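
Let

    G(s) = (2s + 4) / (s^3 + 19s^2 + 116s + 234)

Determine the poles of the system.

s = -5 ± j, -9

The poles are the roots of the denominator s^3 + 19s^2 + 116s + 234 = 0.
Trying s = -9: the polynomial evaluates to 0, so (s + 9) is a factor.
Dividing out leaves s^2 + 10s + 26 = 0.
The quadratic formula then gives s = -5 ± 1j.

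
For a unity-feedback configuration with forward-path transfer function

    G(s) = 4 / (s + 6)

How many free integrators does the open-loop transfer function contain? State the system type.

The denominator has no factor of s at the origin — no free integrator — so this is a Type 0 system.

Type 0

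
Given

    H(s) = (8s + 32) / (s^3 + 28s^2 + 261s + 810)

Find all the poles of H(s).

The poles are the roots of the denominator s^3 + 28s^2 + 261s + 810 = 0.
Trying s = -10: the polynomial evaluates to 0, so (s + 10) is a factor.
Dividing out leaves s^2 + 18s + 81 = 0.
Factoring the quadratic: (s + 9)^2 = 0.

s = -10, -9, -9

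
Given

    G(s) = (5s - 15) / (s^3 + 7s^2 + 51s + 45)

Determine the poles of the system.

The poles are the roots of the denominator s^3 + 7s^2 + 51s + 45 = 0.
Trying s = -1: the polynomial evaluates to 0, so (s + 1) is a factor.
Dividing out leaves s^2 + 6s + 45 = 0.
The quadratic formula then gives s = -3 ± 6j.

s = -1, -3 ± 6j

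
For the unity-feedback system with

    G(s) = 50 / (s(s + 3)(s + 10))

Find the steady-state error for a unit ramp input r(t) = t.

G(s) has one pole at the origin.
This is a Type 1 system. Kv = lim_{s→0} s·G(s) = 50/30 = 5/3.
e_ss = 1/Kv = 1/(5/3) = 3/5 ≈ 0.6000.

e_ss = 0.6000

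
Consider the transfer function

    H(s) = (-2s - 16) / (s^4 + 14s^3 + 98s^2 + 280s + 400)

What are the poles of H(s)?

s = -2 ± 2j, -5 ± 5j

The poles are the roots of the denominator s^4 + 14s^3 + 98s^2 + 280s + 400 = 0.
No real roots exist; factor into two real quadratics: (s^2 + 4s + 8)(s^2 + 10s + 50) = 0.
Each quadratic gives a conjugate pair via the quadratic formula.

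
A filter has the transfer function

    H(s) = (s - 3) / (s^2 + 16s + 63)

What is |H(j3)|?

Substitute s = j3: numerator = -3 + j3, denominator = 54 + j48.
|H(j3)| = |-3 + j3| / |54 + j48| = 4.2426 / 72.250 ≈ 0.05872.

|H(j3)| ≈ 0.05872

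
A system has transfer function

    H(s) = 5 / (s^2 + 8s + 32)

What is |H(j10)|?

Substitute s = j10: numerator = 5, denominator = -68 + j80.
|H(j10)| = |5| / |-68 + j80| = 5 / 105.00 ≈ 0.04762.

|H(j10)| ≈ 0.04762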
■ ■ ■ ■ ■
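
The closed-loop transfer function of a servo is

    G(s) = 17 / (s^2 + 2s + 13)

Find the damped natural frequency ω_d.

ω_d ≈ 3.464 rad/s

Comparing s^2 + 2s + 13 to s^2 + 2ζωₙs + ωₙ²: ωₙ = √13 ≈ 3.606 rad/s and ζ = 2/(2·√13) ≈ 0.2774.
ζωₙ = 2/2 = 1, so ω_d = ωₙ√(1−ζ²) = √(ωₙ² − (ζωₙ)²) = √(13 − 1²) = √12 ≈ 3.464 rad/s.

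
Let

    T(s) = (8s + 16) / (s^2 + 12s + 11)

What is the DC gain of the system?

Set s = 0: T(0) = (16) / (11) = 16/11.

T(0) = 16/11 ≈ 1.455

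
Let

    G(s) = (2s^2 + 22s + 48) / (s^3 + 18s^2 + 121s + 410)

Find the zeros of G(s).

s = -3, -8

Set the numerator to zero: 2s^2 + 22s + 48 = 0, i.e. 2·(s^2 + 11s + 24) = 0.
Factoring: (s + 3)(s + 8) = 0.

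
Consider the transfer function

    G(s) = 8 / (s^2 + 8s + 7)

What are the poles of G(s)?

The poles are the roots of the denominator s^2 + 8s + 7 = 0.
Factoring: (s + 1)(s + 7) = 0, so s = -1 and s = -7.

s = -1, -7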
■ ■ ■ ■ ■
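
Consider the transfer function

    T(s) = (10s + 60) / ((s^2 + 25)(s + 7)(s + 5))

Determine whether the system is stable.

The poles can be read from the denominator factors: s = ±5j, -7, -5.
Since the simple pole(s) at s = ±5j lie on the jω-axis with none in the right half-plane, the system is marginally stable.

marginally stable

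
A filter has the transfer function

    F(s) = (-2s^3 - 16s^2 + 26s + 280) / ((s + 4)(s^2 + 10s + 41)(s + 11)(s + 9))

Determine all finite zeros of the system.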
■ ■ ■ ■ ■
**YOUR INSTRUCTIONS**. From the data above, copy every line where "unity" appears.

**TASK SOLUTION**.
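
For a unity-feedback configuration with forward-path transfer function
For the unity-feedback system with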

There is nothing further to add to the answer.